▶ [SOURCE MATERIAL]
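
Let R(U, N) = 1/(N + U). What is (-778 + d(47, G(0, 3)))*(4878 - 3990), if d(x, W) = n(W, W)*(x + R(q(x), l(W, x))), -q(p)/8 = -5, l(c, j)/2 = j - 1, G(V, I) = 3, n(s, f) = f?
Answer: -6221994/11 ≈ -5.6564e+5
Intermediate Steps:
l(c, j) = -2 + 2*j (l(c, j) = 2*(j - 1) = 2*(-1 + j) = -2 + 2*j)
q(p) = 40 (q(p) = -8*(-5) = 40)
d(x, W) = W*(x + 1/(38 + 2*x)) (d(x, W) = W*(x + 1/((-2 + 2*x) + 40)) = W*(x + 1/(38 + 2*x)))
(-778 + d(47, G(0, 3)))*(4878 - 3990) = (-778 + (½)*3*(1 + 2*47*(19 + 47))/(19 + 47))*(4878 - 3990) = (-778 + (½)*3*(1 + 2*47*66)/66)*888 = (-778 + (½)*3*(1/66)*(1 + 6204))*888 = (-778 + (½)*3*(1/66)*6205)*888 = (-778 + 6205/44)*888 = -28027/44*888 = -6221994/11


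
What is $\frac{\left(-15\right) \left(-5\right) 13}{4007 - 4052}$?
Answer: $- \frac{65}{3} \approx -21.667$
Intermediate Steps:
$\frac{\left(-15\right) \left(-5\right) 13}{4007 - 4052} = \frac{75 \cdot 13}{-45} = 975 \left(- \frac{1}{45}\right) = - \frac{65}{3}$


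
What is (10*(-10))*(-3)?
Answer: 300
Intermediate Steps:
(10*(-10))*(-3) = -100*(-3) = 300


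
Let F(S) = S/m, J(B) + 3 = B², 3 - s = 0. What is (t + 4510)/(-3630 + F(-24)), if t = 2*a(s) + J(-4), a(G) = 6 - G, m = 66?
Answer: -49819/39934 ≈ -1.2475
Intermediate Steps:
s = 3 (s = 3 - 1*0 = 3 + 0 = 3)
J(B) = -3 + B²
t = 19 (t = 2*(6 - 1*3) + (-3 + (-4)²) = 2*(6 - 3) + (-3 + 16) = 2*3 + 13 = 6 + 13 = 19)
F(S) = S/66
(t + 4510)/(-3630 + F(-24)) = (19 + 4510)/(-3630 + (1/66)*(-24)) = 4529/(-3630 - 4/11) = 4529/(-39934/11) = 4529*(-11/39934) = -49819/39934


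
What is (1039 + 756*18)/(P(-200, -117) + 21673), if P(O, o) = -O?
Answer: 14647/21873 ≈ 0.66964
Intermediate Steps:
(1039 + 756*18)/(P(-200, -117) + 21673) = (1039 + 756*18)/(-1*(-200) + 21673) = (1039 + 13608)/(200 + 21673) = 14647/21873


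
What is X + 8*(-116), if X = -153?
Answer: -1081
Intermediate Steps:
X + 8*(-116) = -153 + 8*(-116) = -153 - 928 = -1081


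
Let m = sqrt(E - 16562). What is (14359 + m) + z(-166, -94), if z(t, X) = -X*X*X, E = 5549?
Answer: 844943 + I*sqrt(11013) ≈ 8.4494e+5 + 104.94*I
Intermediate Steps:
m = I*sqrt(11013) (m = sqrt(5549 - 16562) = sqrt(-11013) = I*sqrt(11013) ≈ 104.94*I)
z(t, X) = -X**3 (z(t, X) = -X**2*X = -X**3)
(14359 + m) + z(-166, -94) = (14359 + I*sqrt(11013)) - 1*(-94)**3 = (14359 + I*sqrt(11013)) - 1*(-830584) = (14359 + I*sqrt(11013)) + 830584 = 844943 + I*sqrt(11013)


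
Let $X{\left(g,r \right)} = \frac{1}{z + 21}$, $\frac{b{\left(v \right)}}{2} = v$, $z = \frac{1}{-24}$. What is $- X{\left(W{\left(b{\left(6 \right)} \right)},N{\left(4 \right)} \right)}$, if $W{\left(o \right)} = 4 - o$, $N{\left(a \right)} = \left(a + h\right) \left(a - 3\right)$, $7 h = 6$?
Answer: $- \frac{24}{503} \approx -0.047714$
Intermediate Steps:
$z = - \frac{1}{24} \approx -0.041667$
$h = \frac{6}{7}$ ($h = \frac{1}{7} \cdot 6 = \frac{6}{7} \approx 0.85714$)
$N{\left(a \right)} = \left(-3 + a\right) \left(\frac{6}{7} + a\right)$ ($N{\left(a \right)} = \left(a + \frac{6}{7}\right) \left(a - 3\right) = \left(\frac{6}{7} + a\right) \left(-3 + a\right) = \left(-3 + a\right) \left(\frac{6}{7} + a\right)$)
$b{\left(v \right)} = 2 v$
$X{\left(g,r \right)} = \frac{24}{503}$ ($X{\left(g,r \right)} = \frac{1}{- \frac{1}{24} + 21} = \frac{1}{\frac{503}{24}} = \frac{24}{503}$)
$- X{\left(W{\left(b{\left(6 \right)} \right)},N{\left(4 \right)} \right)} = \left(-1\right) \frac{24}{503} = - \frac{24}{503}$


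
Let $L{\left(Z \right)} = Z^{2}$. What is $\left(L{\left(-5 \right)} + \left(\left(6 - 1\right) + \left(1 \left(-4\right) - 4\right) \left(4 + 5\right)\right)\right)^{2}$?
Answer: $1764$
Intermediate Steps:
$\left(L{\left(-5 \right)} + \left(\left(6 - 1\right) + \left(1 \left(-4\right) - 4\right) \left(4 + 5\right)\right)\right)^{2} = \left(\left(-5\right)^{2} + \left(\left(6 - 1\right) + \left(1 \left(-4\right) - 4\right) \left(4 + 5\right)\right)\right)^{2} = \left(25 + \left(5 + \left(-4 - 4\right) 9\right)\right)^{2} = \left(25 + \left(5 - 72\right)\right)^{2} = \left(25 - 67\right)^{2} = \left(-42\right)^{2} = 1764$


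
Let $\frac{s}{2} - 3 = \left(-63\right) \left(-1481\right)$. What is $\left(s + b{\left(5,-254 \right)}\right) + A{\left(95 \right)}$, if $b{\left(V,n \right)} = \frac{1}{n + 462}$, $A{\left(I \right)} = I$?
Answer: $\frac{38835057}{208} \approx 1.8671 \cdot 10^{5}$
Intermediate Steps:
$b{\left(V,n \right)} = \frac{1}{462 + n}$
$s = 186612$ ($s = 6 + 2 \left(\left(-63\right) \left(-1481\right)\right) = 6 + 2 \cdot 93303 = 6 + 186606 = 186612$)
$\left(s + b{\left(5,-254 \right)}\right) + A{\left(95 \right)} = \left(186612 + \frac{1}{462 - 254}\right) + 95 = \left(186612 + \frac{1}{208}\right) + 95 = \frac{38815297}{208} + 95 = \frac{38835057}{208}$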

▶ [PROBLEM DESCRIPTION] The reply is to be one number, the count of lines in the records above that contain "Answer".

▶ [RESPONSE TO THIS TASK] 10